■ **Task brief**
Present the following data again exactly as it is shown.

[Collected data]
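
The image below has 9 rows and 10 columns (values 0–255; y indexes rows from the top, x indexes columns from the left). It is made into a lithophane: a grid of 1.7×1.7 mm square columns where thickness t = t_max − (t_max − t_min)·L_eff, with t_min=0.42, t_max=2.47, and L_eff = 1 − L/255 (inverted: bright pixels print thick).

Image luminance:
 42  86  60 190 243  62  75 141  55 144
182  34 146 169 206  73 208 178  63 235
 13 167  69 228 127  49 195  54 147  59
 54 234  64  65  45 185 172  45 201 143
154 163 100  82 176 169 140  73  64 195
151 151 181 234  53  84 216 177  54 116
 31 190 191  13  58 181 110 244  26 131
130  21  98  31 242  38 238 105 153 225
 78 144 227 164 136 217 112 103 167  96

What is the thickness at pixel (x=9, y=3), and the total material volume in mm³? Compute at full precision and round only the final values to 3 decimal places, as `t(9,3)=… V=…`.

span = t_max - t_min = 2.47 - 0.42 = 2.050
L(9,3) = 143, L_eff = 1 - 143/255 = 0.439216 (inverted)
t(9,3) = 2.47 - 2.050·0.439216 = 1.570
Σt over all 9·10 pixels = 221987/1700 ≈ 130.5805882
V = pitch²·Σt = 1.7²·221987/1700 = 377.378

t(9,3)=1.570 V=377.378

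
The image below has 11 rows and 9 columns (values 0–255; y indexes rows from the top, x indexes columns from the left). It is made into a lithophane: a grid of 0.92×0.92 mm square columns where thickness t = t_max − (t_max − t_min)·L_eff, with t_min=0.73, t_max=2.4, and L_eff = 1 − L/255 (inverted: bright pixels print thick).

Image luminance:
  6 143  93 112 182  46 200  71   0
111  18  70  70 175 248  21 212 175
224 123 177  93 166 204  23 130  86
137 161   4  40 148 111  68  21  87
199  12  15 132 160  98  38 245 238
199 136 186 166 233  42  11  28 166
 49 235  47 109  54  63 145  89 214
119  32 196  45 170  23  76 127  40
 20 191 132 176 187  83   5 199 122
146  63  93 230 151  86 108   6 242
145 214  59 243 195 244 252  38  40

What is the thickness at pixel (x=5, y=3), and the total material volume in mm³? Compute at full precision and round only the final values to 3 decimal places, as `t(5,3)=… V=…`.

span = t_max - t_min = 2.4 - 0.73 = 1.670
L(5,3) = 111, L_eff = 1 - 111/255 = 0.564706 (inverted)
t(5,3) = 2.4 - 1.670·0.564706 = 1.457
Σt over all 11·9 pixels = 634551/4250 ≈ 149.3061176
V = pitch²·Σt = 0.92²·634551/4250 = 126.373

t(5,3)=1.457 V=126.373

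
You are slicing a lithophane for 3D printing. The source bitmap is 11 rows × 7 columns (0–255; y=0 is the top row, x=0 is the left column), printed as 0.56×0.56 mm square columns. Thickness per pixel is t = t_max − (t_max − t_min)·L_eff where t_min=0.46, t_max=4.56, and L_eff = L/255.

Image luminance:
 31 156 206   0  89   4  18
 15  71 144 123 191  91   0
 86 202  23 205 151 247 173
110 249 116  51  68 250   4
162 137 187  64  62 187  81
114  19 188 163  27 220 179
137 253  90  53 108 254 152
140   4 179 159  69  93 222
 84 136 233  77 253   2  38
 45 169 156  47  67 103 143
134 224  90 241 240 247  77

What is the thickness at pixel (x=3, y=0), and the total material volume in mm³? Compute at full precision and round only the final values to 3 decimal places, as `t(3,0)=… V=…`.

span = t_max - t_min = 4.56 - 0.46 = 4.100
L(3,0) = 0, L_eff = 0/255 = 0.000000
t(3,0) = 4.56 - 4.100·0.000000 = 4.560
Σt over all 11·7 pixels = 502453/2550 ≈ 197.0403922
V = pitch²·Σt = 0.56²·502453/2550 = 61.792

t(3,0)=4.560 V=61.792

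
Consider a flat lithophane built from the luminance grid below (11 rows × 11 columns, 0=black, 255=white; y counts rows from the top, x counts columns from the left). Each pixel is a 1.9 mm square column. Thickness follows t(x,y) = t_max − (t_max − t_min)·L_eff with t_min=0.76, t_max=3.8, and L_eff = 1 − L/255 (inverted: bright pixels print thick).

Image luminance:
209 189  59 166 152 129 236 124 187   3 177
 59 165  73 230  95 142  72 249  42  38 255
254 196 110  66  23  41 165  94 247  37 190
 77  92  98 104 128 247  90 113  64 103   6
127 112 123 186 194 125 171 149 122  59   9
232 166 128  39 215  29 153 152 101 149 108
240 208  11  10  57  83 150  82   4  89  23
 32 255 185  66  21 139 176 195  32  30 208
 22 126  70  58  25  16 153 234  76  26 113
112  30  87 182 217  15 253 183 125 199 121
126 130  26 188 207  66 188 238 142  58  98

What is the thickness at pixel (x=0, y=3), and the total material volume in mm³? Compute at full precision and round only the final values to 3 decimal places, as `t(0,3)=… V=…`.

t(0,3)=1.678 V=962.509

span = t_max - t_min = 3.8 - 0.76 = 3.040
L(0,3) = 77, L_eff = 1 - 77/255 = 0.698039 (inverted)
t(0,3) = 3.8 - 3.040·0.698039 = 1.678
Σt over all 11·11 pixels = 1699721/6375 ≈ 266.6229020
V = pitch²·Σt = 1.9²·1699721/6375 = 962.509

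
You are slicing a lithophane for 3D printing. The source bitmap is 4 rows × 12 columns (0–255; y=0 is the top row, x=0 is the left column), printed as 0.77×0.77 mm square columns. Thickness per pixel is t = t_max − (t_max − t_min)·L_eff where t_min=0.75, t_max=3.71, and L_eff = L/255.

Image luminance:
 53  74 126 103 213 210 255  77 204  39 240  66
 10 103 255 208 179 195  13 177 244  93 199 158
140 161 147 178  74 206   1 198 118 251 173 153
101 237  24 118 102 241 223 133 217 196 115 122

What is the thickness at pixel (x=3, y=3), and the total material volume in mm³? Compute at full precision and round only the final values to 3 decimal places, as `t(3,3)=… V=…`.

t(3,3)=2.340 V=56.561

span = t_max - t_min = 3.71 - 0.75 = 2.960
L(3,3) = 118, L_eff = 118/255 = 0.462745
t(3,3) = 3.71 - 2.960·0.462745 = 2.340
Σt over all 4·12 pixels = 35774/375 ≈ 95.3973333
V = pitch²·Σt = 0.77²·35774/375 = 56.561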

■ **Result**
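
The image below has 9 rows and 10 columns (values 0–255; y indexes rows from the top, x indexes columns from the left). It is made into a lithophane: a grid of 1.7×1.7 mm square columns where thickness t = t_max − (t_max − t_min)·L_eff, with t_min=0.42, t_max=2.47, and L_eff = 1 − L/255 (inverted: bright pixels print thick).

Image luminance:
 42  86  60 190 243  62  75 141  55 144
182  34 146 169 206  73 208 178  63 235
 13 167  69 228 127  49 195  54 147  59
 54 234  64  65  45 185 172  45 201 143
154 163 100  82 176 169 140  73  64 195
151 151 181 234  53  84 216 177  54 116
 31 190 191  13  58 181 110 244  26 131
130  21  98  31 242  38 238 105 153 225
 78 144 227 164 136 217 112 103 167  96

What is the thickness at pixel (x=9, y=3), and the total material volume in mm³? Compute at full precision and round only the final values to 3 decimal places, as `t(9,3)=… V=…`.

span = t_max - t_min = 2.47 - 0.42 = 2.050
L(9,3) = 143, L_eff = 1 - 143/255 = 0.439216 (inverted)
t(9,3) = 2.47 - 2.050·0.439216 = 1.570
Σt over all 9·10 pixels = 221987/1700 ≈ 130.5805882
V = pitch²·Σt = 1.7²·221987/1700 = 377.378

t(9,3)=1.570 V=377.378

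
The image below has 11 rows and 9 columns (values 0–255; y indexes rows from the top, x indexes columns from the left). It is made into a lithophane: a grid of 0.92×0.92 mm square columns where thickness t = t_max − (t_max − t_min)·L_eff, with t_min=0.73, t_max=2.4, and L_eff = 1 − L/255 (inverted: bright pixels print thick).

Image luminance:
  6 143  93 112 182  46 200  71   0
111  18  70  70 175 248  21 212 175
224 123 177  93 166 204  23 130  86
137 161   4  40 148 111  68  21  87
199  12  15 132 160  98  38 245 238
199 136 186 166 233  42  11  28 166
 49 235  47 109  54  63 145  89 214
119  32 196  45 170  23  76 127  40
 20 191 132 176 187  83   5 199 122
146  63  93 230 151  86 108   6 242
145 214  59 243 195 244 252  38  40

What is the thickness at pixel (x=5, y=3), and the total material volume in mm³? Compute at full precision and round only the final values to 3 decimal places, as `t(5,3)=… V=…`.

span = t_max - t_min = 2.4 - 0.73 = 1.670
L(5,3) = 111, L_eff = 1 - 111/255 = 0.564706 (inverted)
t(5,3) = 2.4 - 1.670·0.564706 = 1.457
Σt over all 11·9 pixels = 634551/4250 ≈ 149.3061176
V = pitch²·Σt = 0.92²·634551/4250 = 126.373

t(5,3)=1.457 V=126.373

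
You are slicing a lithophane for 3D printing. The source bitmap is 11 rows × 7 columns (0–255; y=0 is the top row, x=0 is the left column), printed as 0.56×0.56 mm square columns. Thickness per pixel is t = t_max − (t_max − t_min)·L_eff where t_min=0.46, t_max=4.56, and L_eff = L/255.

Image luminance:
 31 156 206   0  89   4  18
 15  71 144 123 191  91   0
 86 202  23 205 151 247 173
110 249 116  51  68 250   4
162 137 187  64  62 187  81
114  19 188 163  27 220 179
137 253  90  53 108 254 152
140   4 179 159  69  93 222
 84 136 233  77 253   2  38
 45 169 156  47  67 103 143
134 224  90 241 240 247  77

What is the thickness at pixel (x=3, y=0), and the total material volume in mm³? Compute at full precision and round only the final values to 3 decimal places, as `t(3,0)=… V=…`.

span = t_max - t_min = 4.56 - 0.46 = 4.100
L(3,0) = 0, L_eff = 0/255 = 0.000000
t(3,0) = 4.56 - 4.100·0.000000 = 4.560
Σt over all 11·7 pixels = 502453/2550 ≈ 197.0403922
V = pitch²·Σt = 0.56²·502453/2550 = 61.792

t(3,0)=4.560 V=61.792

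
Consider a flat lithophane built from the luminance grid below (11 rows × 11 columns, 0=black, 255=white; y counts rows from the top, x counts columns from the left). Each pixel is a 1.9 mm square column. Thickness follows t(x,y) = t_max − (t_max − t_min)·L_eff with t_min=0.76, t_max=3.8, and L_eff = 1 − L/255 (inverted: bright pixels print thick).

Image luminance:
209 189  59 166 152 129 236 124 187   3 177
 59 165  73 230  95 142  72 249  42  38 255
254 196 110  66  23  41 165  94 247  37 190
 77  92  98 104 128 247  90 113  64 103   6
127 112 123 186 194 125 171 149 122  59   9
232 166 128  39 215  29 153 152 101 149 108
240 208  11  10  57  83 150  82   4  89  23
 32 255 185  66  21 139 176 195  32  30 208
 22 126  70  58  25  16 153 234  76  26 113
112  30  87 182 217  15 253 183 125 199 121
126 130  26 188 207  66 188 238 142  58  98

What is the thickness at pixel (x=0, y=3), and the total material volume in mm³? Compute at full precision and round only the final values to 3 decimal places, as `t(0,3)=… V=…`.

t(0,3)=1.678 V=962.509

span = t_max - t_min = 3.8 - 0.76 = 3.040
L(0,3) = 77, L_eff = 1 - 77/255 = 0.698039 (inverted)
t(0,3) = 3.8 - 3.040·0.698039 = 1.678
Σt over all 11·11 pixels = 1699721/6375 ≈ 266.6229020
V = pitch²·Σt = 1.9²·1699721/6375 = 962.509

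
You are slicing a lithophane for 3D printing. The source bitmap is 4 rows × 12 columns (0–255; y=0 is the top row, x=0 is the left column), printed as 0.77×0.77 mm square columns. Thickness per pixel is t = t_max − (t_max − t_min)·L_eff where t_min=0.75, t_max=3.71, and L_eff = L/255.

Image luminance:
 53  74 126 103 213 210 255  77 204  39 240  66
 10 103 255 208 179 195  13 177 244  93 199 158
140 161 147 178  74 206   1 198 118 251 173 153
101 237  24 118 102 241 223 133 217 196 115 122

What is the thickness at pixel (x=3, y=3), and the total material volume in mm³? Compute at full precision and round only the final values to 3 decimal places, as `t(3,3)=… V=…`.

t(3,3)=2.340 V=56.561

span = t_max - t_min = 3.71 - 0.75 = 2.960
L(3,3) = 118, L_eff = 118/255 = 0.462745
t(3,3) = 3.71 - 2.960·0.462745 = 2.340
Σt over all 4·12 pixels = 35774/375 ≈ 95.3973333
V = pitch²·Σt = 0.77²·35774/375 = 56.561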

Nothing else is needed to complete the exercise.